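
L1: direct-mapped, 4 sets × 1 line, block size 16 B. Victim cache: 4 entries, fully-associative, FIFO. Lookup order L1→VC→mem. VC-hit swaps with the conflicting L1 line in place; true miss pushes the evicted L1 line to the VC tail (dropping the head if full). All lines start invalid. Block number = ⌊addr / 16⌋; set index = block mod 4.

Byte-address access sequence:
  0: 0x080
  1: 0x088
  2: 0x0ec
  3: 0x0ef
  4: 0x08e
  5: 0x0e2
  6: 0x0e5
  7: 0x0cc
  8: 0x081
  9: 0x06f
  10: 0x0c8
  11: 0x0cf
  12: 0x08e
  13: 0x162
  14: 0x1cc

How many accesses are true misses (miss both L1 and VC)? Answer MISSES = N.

MISSES = 6

#0 0x80→b8/s0 MISS; vc=[]
#1 0x88→b8/s0 L1-HIT; vc=[]
#2 0xec→b14/s2 MISS; vc=[]
#3 0xef→b14/s2 L1-HIT; vc=[]
#4 0x8e→b8/s0 L1-HIT; vc=[]
#5 0xe2→b14/s2 L1-HIT; vc=[]
#6 0xe5→b14/s2 L1-HIT; vc=[]
#7 0xcc→b12/s0 MISS; vc=[8]
#8 0x81→b8/s0 VC-HIT; vc=[12]
#9 0x6f→b6/s2 MISS; vc=[12,14]
#10 0xc8→b12/s0 VC-HIT; vc=[8,14]
#11 0xcf→b12/s0 L1-HIT; vc=[8,14]
#12 0x8e→b8/s0 VC-HIT; vc=[12,14]
#13 0x162→b22/s2 MISS; vc=[12,14,6]
#14 0x1cc→b28/s0 MISS; vc=[12,14,6,8]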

To do: Leaving each word as it is, reproduce all the material.

Output below:
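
L1: direct-mapped, 4 sets × 1 line, block size 16 B. Victim cache: 4 entries, fully-associative, FIFO. Lookup order L1→VC→mem. VC-hit swaps with the conflicting L1 line in place; true miss pushes the evicted L1 line to the VC tail (dropping the head if full). All lines start invalid. Block number = ⌊addr / 16⌋; set index = block mod 4.

Byte-address access sequence:
  0: 0x080
  1: 0x088
  2: 0x0ec
  3: 0x0ef
  4: 0x08e
  5: 0x0e2
  6: 0x0e5
  7: 0x0cc
  8: 0x081
  9: 0x06f
  10: 0x0c8
  11: 0x0cf
  12: 0x08e
  13: 0x162
  14: 0x1cc

How many accesses are true misses (miss both L1 and VC)? Answer MISSES = N.

MISSES = 6

#0 0x80→b8/s0 MISS; vc=[]
#1 0x88→b8/s0 L1-HIT; vc=[]
#2 0xec→b14/s2 MISS; vc=[]
#3 0xef→b14/s2 L1-HIT; vc=[]
#4 0x8e→b8/s0 L1-HIT; vc=[]
#5 0xe2→b14/s2 L1-HIT; vc=[]
#6 0xe5→b14/s2 L1-HIT; vc=[]
#7 0xcc→b12/s0 MISS; vc=[8]
#8 0x81→b8/s0 VC-HIT; vc=[12]
#9 0x6f→b6/s2 MISS; vc=[12,14]
#10 0xc8→b12/s0 VC-HIT; vc=[8,14]
#11 0xcf→b12/s0 L1-HIT; vc=[8,14]
#12 0x8e→b8/s0 VC-HIT; vc=[12,14]
#13 0x162→b22/s2 MISS; vc=[12,14,6]
#14 0x1cc→b28/s0 MISS; vc=[12,14,6,8]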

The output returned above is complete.